▸ Assigned task
For the entries below, report the number of lines containing "been", without any other content.

═════ Excerpted data

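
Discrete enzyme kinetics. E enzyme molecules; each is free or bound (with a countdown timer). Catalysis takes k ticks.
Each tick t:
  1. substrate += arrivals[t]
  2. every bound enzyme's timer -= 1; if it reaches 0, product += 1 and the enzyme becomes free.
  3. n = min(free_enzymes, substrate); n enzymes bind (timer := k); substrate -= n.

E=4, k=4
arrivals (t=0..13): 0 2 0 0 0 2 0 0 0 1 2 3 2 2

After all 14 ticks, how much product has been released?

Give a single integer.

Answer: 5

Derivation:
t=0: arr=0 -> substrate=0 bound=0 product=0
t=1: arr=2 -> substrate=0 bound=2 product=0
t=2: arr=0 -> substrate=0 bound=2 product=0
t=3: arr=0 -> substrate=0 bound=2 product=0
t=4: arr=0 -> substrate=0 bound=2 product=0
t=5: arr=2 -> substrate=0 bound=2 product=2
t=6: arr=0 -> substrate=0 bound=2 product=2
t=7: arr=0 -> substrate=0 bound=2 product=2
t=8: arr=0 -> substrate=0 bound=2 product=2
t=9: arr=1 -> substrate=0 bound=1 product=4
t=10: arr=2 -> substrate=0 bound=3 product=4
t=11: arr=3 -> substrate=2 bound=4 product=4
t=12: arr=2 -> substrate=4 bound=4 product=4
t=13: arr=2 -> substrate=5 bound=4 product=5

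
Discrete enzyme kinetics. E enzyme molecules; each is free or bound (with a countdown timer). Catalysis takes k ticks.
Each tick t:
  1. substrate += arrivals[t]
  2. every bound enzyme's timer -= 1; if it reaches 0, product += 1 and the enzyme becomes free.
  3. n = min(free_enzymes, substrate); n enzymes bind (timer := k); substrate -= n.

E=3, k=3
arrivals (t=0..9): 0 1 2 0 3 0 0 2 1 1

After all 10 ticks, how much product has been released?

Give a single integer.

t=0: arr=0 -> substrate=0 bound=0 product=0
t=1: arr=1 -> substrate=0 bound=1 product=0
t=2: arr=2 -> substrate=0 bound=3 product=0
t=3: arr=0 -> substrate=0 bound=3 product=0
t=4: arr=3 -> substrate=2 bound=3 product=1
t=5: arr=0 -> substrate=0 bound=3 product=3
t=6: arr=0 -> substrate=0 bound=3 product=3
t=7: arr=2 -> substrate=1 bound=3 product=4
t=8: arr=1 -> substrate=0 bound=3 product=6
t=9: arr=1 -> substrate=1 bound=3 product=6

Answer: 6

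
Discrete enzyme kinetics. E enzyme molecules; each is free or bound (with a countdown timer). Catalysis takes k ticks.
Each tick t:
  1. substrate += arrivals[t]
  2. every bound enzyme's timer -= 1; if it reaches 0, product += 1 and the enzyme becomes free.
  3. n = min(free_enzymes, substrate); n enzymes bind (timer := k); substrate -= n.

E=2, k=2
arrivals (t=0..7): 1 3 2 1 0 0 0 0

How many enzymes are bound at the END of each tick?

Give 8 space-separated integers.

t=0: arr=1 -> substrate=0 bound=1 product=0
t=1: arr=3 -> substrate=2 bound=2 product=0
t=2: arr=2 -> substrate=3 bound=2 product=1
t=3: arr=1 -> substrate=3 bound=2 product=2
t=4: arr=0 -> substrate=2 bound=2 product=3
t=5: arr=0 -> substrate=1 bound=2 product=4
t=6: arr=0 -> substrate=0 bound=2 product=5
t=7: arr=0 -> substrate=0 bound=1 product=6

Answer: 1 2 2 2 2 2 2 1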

══════════
═════ Excerpted data

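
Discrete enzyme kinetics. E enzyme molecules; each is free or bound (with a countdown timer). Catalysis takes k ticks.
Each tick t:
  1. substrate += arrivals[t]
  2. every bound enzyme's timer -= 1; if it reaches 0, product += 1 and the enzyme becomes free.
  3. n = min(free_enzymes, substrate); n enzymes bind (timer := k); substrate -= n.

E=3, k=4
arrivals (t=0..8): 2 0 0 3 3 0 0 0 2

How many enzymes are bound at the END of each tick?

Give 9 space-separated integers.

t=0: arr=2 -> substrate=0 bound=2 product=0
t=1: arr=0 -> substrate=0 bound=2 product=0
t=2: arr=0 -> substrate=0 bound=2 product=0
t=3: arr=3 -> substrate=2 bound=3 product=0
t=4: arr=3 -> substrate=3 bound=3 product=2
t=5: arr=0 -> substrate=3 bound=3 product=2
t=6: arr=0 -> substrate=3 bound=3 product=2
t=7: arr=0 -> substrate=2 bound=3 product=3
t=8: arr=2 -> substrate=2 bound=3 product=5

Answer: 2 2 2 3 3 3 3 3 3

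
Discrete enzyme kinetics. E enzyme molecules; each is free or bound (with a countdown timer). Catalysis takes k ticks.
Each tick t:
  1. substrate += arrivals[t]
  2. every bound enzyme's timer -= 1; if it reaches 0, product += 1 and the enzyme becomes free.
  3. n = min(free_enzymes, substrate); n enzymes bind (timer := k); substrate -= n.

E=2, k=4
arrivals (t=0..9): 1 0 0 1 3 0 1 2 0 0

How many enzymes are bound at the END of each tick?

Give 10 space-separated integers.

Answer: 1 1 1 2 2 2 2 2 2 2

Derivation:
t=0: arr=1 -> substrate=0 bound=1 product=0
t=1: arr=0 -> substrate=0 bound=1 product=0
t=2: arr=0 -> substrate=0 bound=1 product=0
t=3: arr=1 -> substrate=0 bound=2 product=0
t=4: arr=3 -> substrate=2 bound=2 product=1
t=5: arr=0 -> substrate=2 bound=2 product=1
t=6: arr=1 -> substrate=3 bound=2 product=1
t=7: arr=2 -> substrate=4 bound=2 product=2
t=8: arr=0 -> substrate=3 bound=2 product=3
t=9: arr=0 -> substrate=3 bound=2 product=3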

══════════

▸ Exercise solution
2